═════ SOURCE DATA
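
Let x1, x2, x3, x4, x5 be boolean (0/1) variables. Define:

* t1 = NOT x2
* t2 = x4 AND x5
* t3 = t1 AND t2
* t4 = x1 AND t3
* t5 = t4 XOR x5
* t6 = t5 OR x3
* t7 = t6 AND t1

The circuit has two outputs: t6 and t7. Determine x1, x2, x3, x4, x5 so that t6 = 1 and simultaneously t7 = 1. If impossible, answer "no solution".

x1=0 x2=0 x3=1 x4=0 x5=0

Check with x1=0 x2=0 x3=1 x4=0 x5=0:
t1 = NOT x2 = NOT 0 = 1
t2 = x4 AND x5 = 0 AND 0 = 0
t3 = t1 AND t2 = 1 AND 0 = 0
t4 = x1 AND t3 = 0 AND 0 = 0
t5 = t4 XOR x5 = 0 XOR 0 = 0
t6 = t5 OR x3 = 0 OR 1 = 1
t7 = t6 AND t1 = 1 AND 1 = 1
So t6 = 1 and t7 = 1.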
══════════
═════ SOURCE DATA
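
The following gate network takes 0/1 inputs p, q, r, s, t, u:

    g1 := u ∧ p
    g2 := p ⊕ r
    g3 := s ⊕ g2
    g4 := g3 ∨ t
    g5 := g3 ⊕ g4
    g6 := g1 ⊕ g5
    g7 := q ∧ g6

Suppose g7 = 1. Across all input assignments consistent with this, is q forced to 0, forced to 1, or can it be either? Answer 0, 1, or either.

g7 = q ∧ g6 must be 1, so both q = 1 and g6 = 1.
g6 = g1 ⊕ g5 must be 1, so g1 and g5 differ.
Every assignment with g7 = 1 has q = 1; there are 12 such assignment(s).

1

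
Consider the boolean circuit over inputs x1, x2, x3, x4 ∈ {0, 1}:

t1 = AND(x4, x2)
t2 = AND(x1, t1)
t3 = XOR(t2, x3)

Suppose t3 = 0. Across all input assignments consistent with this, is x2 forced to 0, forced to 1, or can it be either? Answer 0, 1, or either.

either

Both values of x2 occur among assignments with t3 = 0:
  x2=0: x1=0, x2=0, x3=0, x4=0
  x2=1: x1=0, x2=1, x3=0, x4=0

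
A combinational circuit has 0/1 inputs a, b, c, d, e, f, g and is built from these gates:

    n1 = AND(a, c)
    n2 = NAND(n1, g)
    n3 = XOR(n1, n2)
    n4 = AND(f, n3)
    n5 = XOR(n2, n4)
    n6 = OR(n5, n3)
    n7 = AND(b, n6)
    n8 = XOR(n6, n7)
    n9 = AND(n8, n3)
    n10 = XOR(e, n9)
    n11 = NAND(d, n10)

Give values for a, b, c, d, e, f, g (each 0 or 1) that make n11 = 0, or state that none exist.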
══════════
═════ SOURCE DATA
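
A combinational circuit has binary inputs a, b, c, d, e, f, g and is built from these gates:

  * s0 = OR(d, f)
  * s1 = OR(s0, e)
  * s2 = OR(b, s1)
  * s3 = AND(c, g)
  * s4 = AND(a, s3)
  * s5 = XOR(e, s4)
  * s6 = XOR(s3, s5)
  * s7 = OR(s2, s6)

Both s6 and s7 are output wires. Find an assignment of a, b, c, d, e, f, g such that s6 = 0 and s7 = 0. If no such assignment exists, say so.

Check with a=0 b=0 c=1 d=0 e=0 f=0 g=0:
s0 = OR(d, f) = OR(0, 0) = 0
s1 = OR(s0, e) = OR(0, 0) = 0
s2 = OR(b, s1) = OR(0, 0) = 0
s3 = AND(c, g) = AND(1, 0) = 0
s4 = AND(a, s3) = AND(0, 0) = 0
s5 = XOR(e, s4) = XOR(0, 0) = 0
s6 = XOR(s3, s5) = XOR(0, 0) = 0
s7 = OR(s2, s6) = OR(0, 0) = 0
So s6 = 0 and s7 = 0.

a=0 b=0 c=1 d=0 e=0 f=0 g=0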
══════════
= DESCRIPTION OF THE TASK =
Produce only the lines from the line containing "n7 = AND(b, n6)" through the line containing "Give values for", inclusive of both, exactly as they stand in the entries above.

= ANSWER SECTION =
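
    n7 = AND(b, n6)
    n8 = XOR(n6, n7)
    n9 = AND(n8, n3)
    n10 = XOR(e, n9)
    n11 = NAND(d, n10)

Give values for a, b, c, d, e, f, g (each 0 or 1) that make n11 = 0, or state that none exist.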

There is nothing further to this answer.